TASK PROMPT ▸ All the entries below should be reproduced exactly.

DATA TO EXAMINE ▸
────────────────

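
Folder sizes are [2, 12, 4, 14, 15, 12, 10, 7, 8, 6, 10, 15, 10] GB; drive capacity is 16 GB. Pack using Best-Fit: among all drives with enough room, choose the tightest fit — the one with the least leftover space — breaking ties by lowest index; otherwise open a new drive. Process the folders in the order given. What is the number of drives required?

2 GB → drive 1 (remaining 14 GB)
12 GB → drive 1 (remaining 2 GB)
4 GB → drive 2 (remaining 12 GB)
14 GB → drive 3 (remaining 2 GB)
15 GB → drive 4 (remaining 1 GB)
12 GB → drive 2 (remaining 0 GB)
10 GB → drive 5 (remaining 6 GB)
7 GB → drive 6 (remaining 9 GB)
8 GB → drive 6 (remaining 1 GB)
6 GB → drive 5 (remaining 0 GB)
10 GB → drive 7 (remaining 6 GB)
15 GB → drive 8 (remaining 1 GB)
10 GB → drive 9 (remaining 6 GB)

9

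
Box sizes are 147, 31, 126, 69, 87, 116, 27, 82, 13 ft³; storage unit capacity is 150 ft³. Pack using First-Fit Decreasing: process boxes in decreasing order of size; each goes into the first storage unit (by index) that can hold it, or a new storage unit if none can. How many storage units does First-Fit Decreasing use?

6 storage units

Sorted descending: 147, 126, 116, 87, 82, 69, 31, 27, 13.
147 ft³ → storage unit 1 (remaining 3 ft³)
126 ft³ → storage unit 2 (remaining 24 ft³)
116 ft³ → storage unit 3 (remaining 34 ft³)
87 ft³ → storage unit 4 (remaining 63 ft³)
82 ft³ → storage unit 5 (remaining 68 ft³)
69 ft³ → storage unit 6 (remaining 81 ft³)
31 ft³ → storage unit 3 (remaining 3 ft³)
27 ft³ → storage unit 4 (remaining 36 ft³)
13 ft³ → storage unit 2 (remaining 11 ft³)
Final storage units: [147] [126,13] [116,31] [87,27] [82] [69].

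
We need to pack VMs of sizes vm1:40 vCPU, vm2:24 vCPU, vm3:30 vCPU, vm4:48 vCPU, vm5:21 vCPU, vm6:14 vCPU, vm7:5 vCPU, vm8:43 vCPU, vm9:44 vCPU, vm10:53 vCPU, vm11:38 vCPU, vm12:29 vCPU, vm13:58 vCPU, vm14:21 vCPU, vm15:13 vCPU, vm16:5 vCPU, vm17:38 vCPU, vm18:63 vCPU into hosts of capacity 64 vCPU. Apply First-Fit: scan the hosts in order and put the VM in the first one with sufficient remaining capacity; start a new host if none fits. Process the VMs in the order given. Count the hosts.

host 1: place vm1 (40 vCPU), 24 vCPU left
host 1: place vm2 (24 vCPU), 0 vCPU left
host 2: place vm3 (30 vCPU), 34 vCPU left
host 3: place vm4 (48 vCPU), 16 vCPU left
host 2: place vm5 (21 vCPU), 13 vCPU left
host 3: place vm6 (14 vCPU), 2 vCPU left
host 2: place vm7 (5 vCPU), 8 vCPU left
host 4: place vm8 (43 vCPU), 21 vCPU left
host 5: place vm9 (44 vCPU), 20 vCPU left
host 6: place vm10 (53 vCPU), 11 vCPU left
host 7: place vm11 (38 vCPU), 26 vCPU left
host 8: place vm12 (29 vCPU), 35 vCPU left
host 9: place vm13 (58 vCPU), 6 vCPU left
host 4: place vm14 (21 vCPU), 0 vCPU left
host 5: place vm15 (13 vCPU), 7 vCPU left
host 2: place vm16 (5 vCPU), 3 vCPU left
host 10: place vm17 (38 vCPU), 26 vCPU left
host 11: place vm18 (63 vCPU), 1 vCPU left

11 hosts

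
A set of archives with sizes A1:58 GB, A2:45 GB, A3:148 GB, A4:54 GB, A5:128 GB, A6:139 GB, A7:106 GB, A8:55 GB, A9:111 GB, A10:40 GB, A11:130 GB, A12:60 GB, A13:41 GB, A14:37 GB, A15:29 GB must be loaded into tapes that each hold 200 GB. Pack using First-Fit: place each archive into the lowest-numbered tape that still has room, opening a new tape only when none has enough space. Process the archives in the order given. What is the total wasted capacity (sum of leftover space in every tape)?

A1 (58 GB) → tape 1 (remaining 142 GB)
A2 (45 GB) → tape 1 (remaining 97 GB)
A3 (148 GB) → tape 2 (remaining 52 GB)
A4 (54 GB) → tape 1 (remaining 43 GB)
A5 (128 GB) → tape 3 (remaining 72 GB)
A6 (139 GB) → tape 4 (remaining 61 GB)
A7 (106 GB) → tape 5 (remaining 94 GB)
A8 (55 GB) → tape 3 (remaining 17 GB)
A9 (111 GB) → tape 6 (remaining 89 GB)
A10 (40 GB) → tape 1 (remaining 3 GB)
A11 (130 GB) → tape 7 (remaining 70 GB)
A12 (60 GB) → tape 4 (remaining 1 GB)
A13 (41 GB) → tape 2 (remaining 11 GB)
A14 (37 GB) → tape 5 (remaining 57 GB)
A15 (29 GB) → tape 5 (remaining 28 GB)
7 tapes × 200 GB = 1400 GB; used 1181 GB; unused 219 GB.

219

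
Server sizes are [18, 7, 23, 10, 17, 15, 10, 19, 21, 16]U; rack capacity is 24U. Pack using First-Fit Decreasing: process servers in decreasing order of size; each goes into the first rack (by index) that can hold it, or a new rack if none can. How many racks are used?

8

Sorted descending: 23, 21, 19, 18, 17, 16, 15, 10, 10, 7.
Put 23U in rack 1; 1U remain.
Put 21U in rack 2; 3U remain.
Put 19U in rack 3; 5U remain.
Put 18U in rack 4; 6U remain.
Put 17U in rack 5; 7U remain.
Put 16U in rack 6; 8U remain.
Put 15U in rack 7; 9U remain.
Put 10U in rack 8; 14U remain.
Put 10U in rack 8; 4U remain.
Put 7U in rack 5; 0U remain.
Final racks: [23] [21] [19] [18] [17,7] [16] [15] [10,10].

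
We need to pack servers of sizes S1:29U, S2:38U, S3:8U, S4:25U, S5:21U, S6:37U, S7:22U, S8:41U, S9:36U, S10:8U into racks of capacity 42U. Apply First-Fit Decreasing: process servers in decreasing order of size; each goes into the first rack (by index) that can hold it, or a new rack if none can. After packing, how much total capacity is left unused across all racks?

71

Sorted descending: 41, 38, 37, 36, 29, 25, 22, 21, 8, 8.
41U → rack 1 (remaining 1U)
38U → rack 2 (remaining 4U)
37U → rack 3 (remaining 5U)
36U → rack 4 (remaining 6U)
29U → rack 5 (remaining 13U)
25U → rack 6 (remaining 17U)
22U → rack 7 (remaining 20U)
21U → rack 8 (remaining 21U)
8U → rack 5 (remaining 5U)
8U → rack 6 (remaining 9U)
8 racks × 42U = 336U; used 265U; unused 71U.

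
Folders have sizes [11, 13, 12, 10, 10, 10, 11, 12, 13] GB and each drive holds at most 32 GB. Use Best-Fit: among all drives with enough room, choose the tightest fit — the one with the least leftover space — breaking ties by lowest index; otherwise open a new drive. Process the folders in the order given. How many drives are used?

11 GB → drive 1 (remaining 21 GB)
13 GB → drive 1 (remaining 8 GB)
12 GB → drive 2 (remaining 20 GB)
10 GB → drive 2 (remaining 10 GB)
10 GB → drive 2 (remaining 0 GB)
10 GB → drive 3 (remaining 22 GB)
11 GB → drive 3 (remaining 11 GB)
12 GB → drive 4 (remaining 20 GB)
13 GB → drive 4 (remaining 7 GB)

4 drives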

────────────────

WRITTEN RESPONSE ▸
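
Folder sizes are [2, 12, 4, 14, 15, 12, 10, 7, 8, 6, 10, 15, 10] GB; drive capacity is 16 GB. Pack using Best-Fit: among all drives with enough room, choose the tightest fit — the one with the least leftover space — breaking ties by lowest index; otherwise open a new drive. Process the folders in the order given. What is the number of drives required?

2 GB → drive 1 (remaining 14 GB)
12 GB → drive 1 (remaining 2 GB)
4 GB → drive 2 (remaining 12 GB)
14 GB → drive 3 (remaining 2 GB)
15 GB → drive 4 (remaining 1 GB)
12 GB → drive 2 (remaining 0 GB)
10 GB → drive 5 (remaining 6 GB)
7 GB → drive 6 (remaining 9 GB)
8 GB → drive 6 (remaining 1 GB)
6 GB → drive 5 (remaining 0 GB)
10 GB → drive 7 (remaining 6 GB)
15 GB → drive 8 (remaining 1 GB)
10 GB → drive 9 (remaining 6 GB)

9

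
Box sizes are 147, 31, 126, 69, 87, 116, 27, 82, 13 ft³; storage unit capacity is 150 ft³. Pack using First-Fit Decreasing: process boxes in decreasing order of size; each goes into the first storage unit (by index) that can hold it, or a new storage unit if none can. How many storage units does First-Fit Decreasing use?

6 storage units

Sorted descending: 147, 126, 116, 87, 82, 69, 31, 27, 13.
147 ft³ → storage unit 1 (remaining 3 ft³)
126 ft³ → storage unit 2 (remaining 24 ft³)
116 ft³ → storage unit 3 (remaining 34 ft³)
87 ft³ → storage unit 4 (remaining 63 ft³)
82 ft³ → storage unit 5 (remaining 68 ft³)
69 ft³ → storage unit 6 (remaining 81 ft³)
31 ft³ → storage unit 3 (remaining 3 ft³)
27 ft³ → storage unit 4 (remaining 36 ft³)
13 ft³ → storage unit 2 (remaining 11 ft³)
Final storage units: [147] [126,13] [116,31] [87,27] [82] [69].

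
We need to pack VMs of sizes vm1:40 vCPU, vm2:24 vCPU, vm3:30 vCPU, vm4:48 vCPU, vm5:21 vCPU, vm6:14 vCPU, vm7:5 vCPU, vm8:43 vCPU, vm9:44 vCPU, vm10:53 vCPU, vm11:38 vCPU, vm12:29 vCPU, vm13:58 vCPU, vm14:21 vCPU, vm15:13 vCPU, vm16:5 vCPU, vm17:38 vCPU, vm18:63 vCPU into hosts of capacity 64 vCPU. Apply First-Fit: scan the hosts in order and put the VM in the first one with sufficient remaining capacity; start a new host if none fits. Process the VMs in the order given. Count the hosts.

host 1: place vm1 (40 vCPU), 24 vCPU left
host 1: place vm2 (24 vCPU), 0 vCPU left
host 2: place vm3 (30 vCPU), 34 vCPU left
host 3: place vm4 (48 vCPU), 16 vCPU left
host 2: place vm5 (21 vCPU), 13 vCPU left
host 3: place vm6 (14 vCPU), 2 vCPU left
host 2: place vm7 (5 vCPU), 8 vCPU left
host 4: place vm8 (43 vCPU), 21 vCPU left
host 5: place vm9 (44 vCPU), 20 vCPU left
host 6: place vm10 (53 vCPU), 11 vCPU left
host 7: place vm11 (38 vCPU), 26 vCPU left
host 8: place vm12 (29 vCPU), 35 vCPU left
host 9: place vm13 (58 vCPU), 6 vCPU left
host 4: place vm14 (21 vCPU), 0 vCPU left
host 5: place vm15 (13 vCPU), 7 vCPU left
host 2: place vm16 (5 vCPU), 3 vCPU left
host 10: place vm17 (38 vCPU), 26 vCPU left
host 11: place vm18 (63 vCPU), 1 vCPU left

11 hosts

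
A set of archives with sizes A1:58 GB, A2:45 GB, A3:148 GB, A4:54 GB, A5:128 GB, A6:139 GB, A7:106 GB, A8:55 GB, A9:111 GB, A10:40 GB, A11:130 GB, A12:60 GB, A13:41 GB, A14:37 GB, A15:29 GB must be loaded into tapes that each hold 200 GB. Pack using First-Fit: place each archive into the lowest-numbered tape that still has room, opening a new tape only when none has enough space. Process the archives in the order given. What is the total wasted capacity (sum of leftover space in every tape)?

A1 (58 GB) → tape 1 (remaining 142 GB)
A2 (45 GB) → tape 1 (remaining 97 GB)
A3 (148 GB) → tape 2 (remaining 52 GB)
A4 (54 GB) → tape 1 (remaining 43 GB)
A5 (128 GB) → tape 3 (remaining 72 GB)
A6 (139 GB) → tape 4 (remaining 61 GB)
A7 (106 GB) → tape 5 (remaining 94 GB)
A8 (55 GB) → tape 3 (remaining 17 GB)
A9 (111 GB) → tape 6 (remaining 89 GB)
A10 (40 GB) → tape 1 (remaining 3 GB)
A11 (130 GB) → tape 7 (remaining 70 GB)
A12 (60 GB) → tape 4 (remaining 1 GB)
A13 (41 GB) → tape 2 (remaining 11 GB)
A14 (37 GB) → tape 5 (remaining 57 GB)
A15 (29 GB) → tape 5 (remaining 28 GB)
7 tapes × 200 GB = 1400 GB; used 1181 GB; unused 219 GB.

219

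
Server sizes are [18, 7, 23, 10, 17, 15, 10, 19, 21, 16]U; rack capacity is 24U. Pack using First-Fit Decreasing: process servers in decreasing order of size; each goes into the first rack (by index) that can hold it, or a new rack if none can. How many racks are used?

8

Sorted descending: 23, 21, 19, 18, 17, 16, 15, 10, 10, 7.
Put 23U in rack 1; 1U remain.
Put 21U in rack 2; 3U remain.
Put 19U in rack 3; 5U remain.
Put 18U in rack 4; 6U remain.
Put 17U in rack 5; 7U remain.
Put 16U in rack 6; 8U remain.
Put 15U in rack 7; 9U remain.
Put 10U in rack 8; 14U remain.
Put 10U in rack 8; 4U remain.
Put 7U in rack 5; 0U remain.
Final racks: [23] [21] [19] [18] [17,7] [16] [15] [10,10].

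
We need to pack servers of sizes S1:29U, S2:38U, S3:8U, S4:25U, S5:21U, S6:37U, S7:22U, S8:41U, S9:36U, S10:8U into racks of capacity 42U. Apply First-Fit Decreasing: process servers in decreasing order of size; each goes into the first rack (by index) that can hold it, or a new rack if none can. After packing, how much total capacity is left unused across all racks?

71

Sorted descending: 41, 38, 37, 36, 29, 25, 22, 21, 8, 8.
41U → rack 1 (remaining 1U)
38U → rack 2 (remaining 4U)
37U → rack 3 (remaining 5U)
36U → rack 4 (remaining 6U)
29U → rack 5 (remaining 13U)
25U → rack 6 (remaining 17U)
22U → rack 7 (remaining 20U)
21U → rack 8 (remaining 21U)
8U → rack 5 (remaining 5U)
8U → rack 6 (remaining 9U)
8 racks × 42U = 336U; used 265U; unused 71U.

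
Folders have sizes [11, 13, 12, 10, 10, 10, 11, 12, 13] GB and each drive holds at most 32 GB. Use Best-Fit: among all drives with enough room, choose the tightest fit — the one with the least leftover space — breaking ties by lowest index; otherwise open a new drive. Process the folders in the order given. How many drives are used?

11 GB → drive 1 (remaining 21 GB)
13 GB → drive 1 (remaining 8 GB)
12 GB → drive 2 (remaining 20 GB)
10 GB → drive 2 (remaining 10 GB)
10 GB → drive 2 (remaining 0 GB)
10 GB → drive 3 (remaining 22 GB)
11 GB → drive 3 (remaining 11 GB)
12 GB → drive 4 (remaining 20 GB)
13 GB → drive 4 (remaining 7 GB)

4 drives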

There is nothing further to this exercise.